# What you need to do
Return every line of the data below that includes the string "many".
..........
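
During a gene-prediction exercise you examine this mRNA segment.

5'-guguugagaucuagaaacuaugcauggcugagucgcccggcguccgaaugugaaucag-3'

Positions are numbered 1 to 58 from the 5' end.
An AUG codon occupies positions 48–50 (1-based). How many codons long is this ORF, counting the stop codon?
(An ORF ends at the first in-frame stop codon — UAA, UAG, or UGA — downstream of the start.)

Codons from position 48: AUG (48–50), UGA (51–53).
UGA is the first in-frame stop; that's 2 codons including the stop.

2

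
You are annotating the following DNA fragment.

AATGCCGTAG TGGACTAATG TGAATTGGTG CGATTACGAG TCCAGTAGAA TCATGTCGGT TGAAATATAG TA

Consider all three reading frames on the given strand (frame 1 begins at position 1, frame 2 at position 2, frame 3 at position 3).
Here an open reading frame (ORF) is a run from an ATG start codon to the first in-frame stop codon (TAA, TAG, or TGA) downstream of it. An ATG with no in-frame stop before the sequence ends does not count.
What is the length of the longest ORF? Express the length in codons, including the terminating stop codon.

Frame 1: AAT GCC GTA GTG GAC TAA TGT GAA TTG GTG CGA TTA CGA GTC CAG TAG AAT CAT GTC GGT TGA AAT ATA GTA — no ATG→stop ORF.
Frame 2: ATG CCG TAG TGG ACT AAT GTG AAT TGG TGC GAT TAC GAG TCC AGT AGA ATC ATG TCG GTT GAA ATA TAG — ATG at 2, stop TAG at 8 → 9 nt; ATG at 53, stop TAG at 68 → 18 nt.
Frame 3: TGC CGT AGT GGA CTA ATG TGA ATT GGT GCG ATT ACG AGT CCA GTA GAA TCA TGT CGG TTG AAA TAT AGT — ATG at 18, stop TGA at 21 → 6 nt.
Longest: frame 2, positions 53–70, 18 nt = 6 codons = 5 aa. → 6 codons.

6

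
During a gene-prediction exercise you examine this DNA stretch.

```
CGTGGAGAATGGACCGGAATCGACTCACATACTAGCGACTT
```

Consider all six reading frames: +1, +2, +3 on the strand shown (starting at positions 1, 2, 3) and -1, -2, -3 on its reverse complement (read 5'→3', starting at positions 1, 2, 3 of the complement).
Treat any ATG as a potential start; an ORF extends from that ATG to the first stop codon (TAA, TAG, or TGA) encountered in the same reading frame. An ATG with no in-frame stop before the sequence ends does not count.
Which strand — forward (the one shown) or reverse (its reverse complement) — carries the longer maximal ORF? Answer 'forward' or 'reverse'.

forward

Reverse complement (5'→3'): AAGTCGCTAGTATGTGAGTCGATTCCGGTCCATTCTCCACG
Frame +1: CGT GGA GAA TGG ACC GGA ATC GAC TCA CAT ACT AGC GAC — no ATG→stop ORF.
Frame +2: GTG GAG AAT GGA CCG GAA TCG ACT CAC ATA CTA GCG ACT — no ATG→stop ORF.
Frame +3: TGG AGA ATG GAC CGG AAT CGA CTC ACA TAC TAG CGA CTT — ATG at 9, stop TAG at 33 → 27 nt.
Frame -1: AAG TCG CTA GTA TGT GAG TCG ATT CCG GTC CAT TCT CCA — no ATG→stop ORF.
Frame -2: AGT CGC TAG TAT GTG AGT CGA TTC CGG TCC ATT CTC CAC — no ATG→stop ORF.
Frame -3: GTC GCT AGT ATG TGA GTC GAT TCC GGT CCA TTC TCC ACG — ATG at 12, stop TGA at 15 → 6 nt.
Forward-strand max 27 nt; reverse-strand max 6 nt. The forward strand has the longer ORF.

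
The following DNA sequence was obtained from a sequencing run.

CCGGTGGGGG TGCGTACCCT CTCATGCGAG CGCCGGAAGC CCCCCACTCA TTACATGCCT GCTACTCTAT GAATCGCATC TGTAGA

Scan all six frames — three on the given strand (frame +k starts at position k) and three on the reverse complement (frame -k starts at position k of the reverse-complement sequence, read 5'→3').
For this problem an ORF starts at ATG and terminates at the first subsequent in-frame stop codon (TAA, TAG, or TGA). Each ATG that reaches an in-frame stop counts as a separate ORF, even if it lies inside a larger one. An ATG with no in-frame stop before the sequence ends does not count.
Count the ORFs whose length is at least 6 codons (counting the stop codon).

Reverse complement (5'→3'): TCTACAGATGCGATTCATAGAGTAGCAGGCATGTAATGAGTGGGGGGCTTCCGGCGCTCGCATGAGAGGGTACGCACCCCCACCGG
Frame +1: CCG GTG GGG GTG CGT ACC CTC TCA TGC GAG CGC CGG AAG CCC CCC ACT CAT TAC ATG CCT GCT ACT CTA TGA ATC GCA TCT GTA — ATG at 55, stop TGA at 70 → 18 nt.
Frame +2: CGG TGG GGG TGC GTA CCC TCT CAT GCG AGC GCC GGA AGC CCC CCA CTC ATT ACA TGC CTG CTA CTC TAT GAA TCG CAT CTG TAG — no ATG→stop ORF.
Frame +3: GGT GGG GGT GCG TAC CCT CTC ATG CGA GCG CCG GAA GCC CCC CAC TCA TTA CAT GCC TGC TAC TCT ATG AAT CGC ATC TGT AGA — no ATG→stop ORF.
Frame -1: TCT ACA GAT GCG ATT CAT AGA GTA GCA GGC ATG TAA TGA GTG GGG GGC TTC CGG CGC TCG CAT GAG AGG GTA CGC ACC CCC ACC — ATG at 31, stop TAA at 34 → 6 nt.
Frame -2: CTA CAG ATG CGA TTC ATA GAG TAG CAG GCA TGT AAT GAG TGG GGG GCT TCC GGC GCT CGC ATG AGA GGG TAC GCA CCC CCA CCG — ATG at 8, stop TAG at 23 → 18 nt.
Frame -3: TAC AGA TGC GAT TCA TAG AGT AGC AGG CAT GTA ATG AGT GGG GGG CTT CCG GCG CTC GCA TGA GAG GGT ACG CAC CCC CAC CGG — ATG at 36, stop TGA at 63 → 30 nt.
ORFs ≥ 6 codons: frame +1 55–72 (6 codons), frame -2 8–25 (6 codons), frame -3 36–65 (10 codons). Count = 3.

3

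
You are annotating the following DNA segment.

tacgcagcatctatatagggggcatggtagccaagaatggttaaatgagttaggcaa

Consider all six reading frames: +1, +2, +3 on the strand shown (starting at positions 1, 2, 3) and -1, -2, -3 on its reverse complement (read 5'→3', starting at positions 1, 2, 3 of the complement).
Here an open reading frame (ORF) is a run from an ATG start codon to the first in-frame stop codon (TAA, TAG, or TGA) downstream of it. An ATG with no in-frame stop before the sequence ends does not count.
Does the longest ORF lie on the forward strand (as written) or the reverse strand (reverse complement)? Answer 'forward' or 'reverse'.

forward

Reverse complement (5'→3'): TTGCCTAACTCATTTAACCATTCTTGGCTACCATGCCCCCTATATAGATGCTGCGTA
Frame +1: TAC GCA GCA TCT ATA TAG GGG GCA TGG TAG CCA AGA ATG GTT AAA TGA GTT AGG CAA — ATG at 37, stop TGA at 46 → 12 nt.
Frame +2: ACG CAG CAT CTA TAT AGG GGG CAT GGT AGC CAA GAA TGG TTA AAT GAG TTA GGC — no ATG→stop ORF.
Frame +3: CGC AGC ATC TAT ATA GGG GGC ATG GTA GCC AAG AAT GGT TAA ATG AGT TAG GCA — ATG at 24, stop TAA at 42 → 21 nt; ATG at 45, stop TAG at 51 → 9 nt.
Frame -1: TTG CCT AAC TCA TTT AAC CAT TCT TGG CTA CCA TGC CCC CTA TAT AGA TGC TGC GTA — no ATG→stop ORF.
Frame -2: TGC CTA ACT CAT TTA ACC ATT CTT GGC TAC CAT GCC CCC TAT ATA GAT GCT GCG — no ATG→stop ORF.
Frame -3: GCC TAA CTC ATT TAA CCA TTC TTG GCT ACC ATG CCC CCT ATA TAG ATG CTG CGT — ATG at 33, stop TAG at 45 → 15 nt.
Forward-strand max 21 nt; reverse-strand max 15 nt. The forward strand has the longer ORF.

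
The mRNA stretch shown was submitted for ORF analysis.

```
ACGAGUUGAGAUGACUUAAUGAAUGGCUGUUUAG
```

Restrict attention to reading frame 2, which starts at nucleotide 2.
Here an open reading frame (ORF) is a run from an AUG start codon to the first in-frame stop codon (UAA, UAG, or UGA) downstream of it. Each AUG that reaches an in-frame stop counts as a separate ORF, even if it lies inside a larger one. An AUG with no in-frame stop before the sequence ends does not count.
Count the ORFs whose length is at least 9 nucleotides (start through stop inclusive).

Frame 2: CGA GUU GAG AUG ACU UAA UGA AUG GCU GUU UAG — AUG at 11, stop UAA at 17 → 9 nt; AUG at 23, stop UAG at 32 → 12 nt.
ORFs ≥ 9 nucleotides: frame 2 11–19 (9 nucleotides), frame 2 23–34 (12 nucleotides). Count = 2.

2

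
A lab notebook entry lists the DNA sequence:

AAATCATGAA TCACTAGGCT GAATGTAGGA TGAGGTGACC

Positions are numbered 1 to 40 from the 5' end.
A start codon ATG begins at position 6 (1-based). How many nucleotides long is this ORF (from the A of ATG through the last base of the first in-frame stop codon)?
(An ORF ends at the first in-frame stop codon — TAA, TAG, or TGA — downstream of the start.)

12

Codons from position 6: ATG (6–8), AAT (9–11), CAC (12–14), TAG (15–17).
TAG is the first in-frame stop; ORF spans 6–17, 12 nucleotides.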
..........
# Completed task
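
An AUG codon occupies positions 48–50 (1-based). How many codons long is this ORF, counting the stop codon?
A start codon ATG begins at position 6 (1-based). How many nucleotides long is this ORF (from the A of ATG through the last base of the first in-frame stop codon)?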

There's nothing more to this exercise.